Directions.
Type out the records again, exactly as they are.

Recorded data.
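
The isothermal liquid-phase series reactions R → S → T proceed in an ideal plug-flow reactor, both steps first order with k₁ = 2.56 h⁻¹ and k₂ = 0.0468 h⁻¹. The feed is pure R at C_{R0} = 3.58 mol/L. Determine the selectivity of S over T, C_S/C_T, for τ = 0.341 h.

Solving the coupled first-order balances gives C_S(τ) = [k₁/(k₂−k₁)]·C_{R0}·(e^(−k₁τ) − e^(−k₂τ)).
e^(−k₁τ) = e^(−2.56×0.341) = e^(−0.8730) = 0.4177; e^(−k₂τ) = e^(−0.01596) = 0.9842.
C_S = 2.56×3.58/(0.0468−2.56) × (0.4177−0.9842) = (-3.647)×(-0.5665) = 2.066 mol/L.
C_R = C_{R0}e^(−k₁τ) = 1.495 mol/L, so C_T = C_{R0}−C_R−C_S = 0.01892 mol/L; C_S/C_T = 109.

109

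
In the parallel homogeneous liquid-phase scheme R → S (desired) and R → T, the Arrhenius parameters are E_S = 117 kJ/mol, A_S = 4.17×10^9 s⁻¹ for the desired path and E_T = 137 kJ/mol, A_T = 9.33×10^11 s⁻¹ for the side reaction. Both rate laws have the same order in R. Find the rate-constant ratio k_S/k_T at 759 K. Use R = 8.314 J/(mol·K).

k_S/k_T = (A_S/A_T)·exp[−(E_S−E_T)/(RT)] = (A_S/A_T)·exp[(E_T−E_S)/(RT)].
(E_T−E_S)/(RT) = (137−117)×10³/(8.314×759) = 20000/6310 = 3.169.
k_S/k_T = (4.17×10^9/9.33×10^11)·exp(3.169) = 0.004469 × 23.79 = 0.106.
Since E_S < E_T, lowering the temperature improves selectivity toward S.

0.106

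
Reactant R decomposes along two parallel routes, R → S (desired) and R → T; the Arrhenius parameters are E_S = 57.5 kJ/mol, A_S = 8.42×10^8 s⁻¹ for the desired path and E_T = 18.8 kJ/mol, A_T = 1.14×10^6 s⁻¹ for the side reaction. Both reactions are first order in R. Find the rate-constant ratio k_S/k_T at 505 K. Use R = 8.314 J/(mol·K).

With equal orders, S_{S/T} = k_S/k_T = (A_S/A_T)·exp[(E_T−E_S)/(RT)].
(E_T−E_S)/(RT) = (18.8−57.5)×10³/(8.314×505) = -38700/4199 = -9.217.
k_S/k_T = (8.42×10^8/1.14×10^6)·exp(-9.217) = 738.6 × 9.929×10^-5 = 0.0733.

0.0733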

The answer.
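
The isothermal liquid-phase series reactions R → S → T proceed in an ideal plug-flow reactor, both steps first order with k₁ = 2.56 h⁻¹ and k₂ = 0.0468 h⁻¹. The feed is pure R at C_{R0} = 3.58 mol/L. Determine the selectivity of S over T, C_S/C_T, for τ = 0.341 h.

Solving the coupled first-order balances gives C_S(τ) = [k₁/(k₂−k₁)]·C_{R0}·(e^(−k₁τ) − e^(−k₂τ)).
e^(−k₁τ) = e^(−2.56×0.341) = e^(−0.8730) = 0.4177; e^(−k₂τ) = e^(−0.01596) = 0.9842.
C_S = 2.56×3.58/(0.0468−2.56) × (0.4177−0.9842) = (-3.647)×(-0.5665) = 2.066 mol/L.
C_R = C_{R0}e^(−k₁τ) = 1.495 mol/L, so C_T = C_{R0}−C_R−C_S = 0.01892 mol/L; C_S/C_T = 109.

109

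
In the parallel homogeneous liquid-phase scheme R → S (desired) and R → T, the Arrhenius parameters are E_S = 117 kJ/mol, A_S = 4.17×10^9 s⁻¹ for the desired path and E_T = 137 kJ/mol, A_T = 9.33×10^11 s⁻¹ for the side reaction. Both rate laws have the same order in R. Find the rate-constant ratio k_S/k_T at 759 K. Use R = 8.314 J/(mol·K).

k_S/k_T = (A_S/A_T)·exp[−(E_S−E_T)/(RT)] = (A_S/A_T)·exp[(E_T−E_S)/(RT)].
(E_T−E_S)/(RT) = (137−117)×10³/(8.314×759) = 20000/6310 = 3.169.
k_S/k_T = (4.17×10^9/9.33×10^11)·exp(3.169) = 0.004469 × 23.79 = 0.106.
Since E_S < E_T, lowering the temperature improves selectivity toward S.

0.106

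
Reactant R decomposes along two parallel routes, R → S (desired) and R → T; the Arrhenius parameters are E_S = 57.5 kJ/mol, A_S = 8.42×10^8 s⁻¹ for the desired path and E_T = 18.8 kJ/mol, A_T = 1.14×10^6 s⁻¹ for the side reaction. Both reactions are first order in R. Find the rate-constant ratio k_S/k_T at 505 K. Use R = 8.314 J/(mol·K).

With equal orders, S_{S/T} = k_S/k_T = (A_S/A_T)·exp[(E_T−E_S)/(RT)].
(E_T−E_S)/(RT) = (18.8−57.5)×10³/(8.314×505) = -38700/4199 = -9.217.
k_S/k_T = (8.42×10^8/1.14×10^6)·exp(-9.217) = 738.6 × 9.929×10^-5 = 0.0733.

0.0733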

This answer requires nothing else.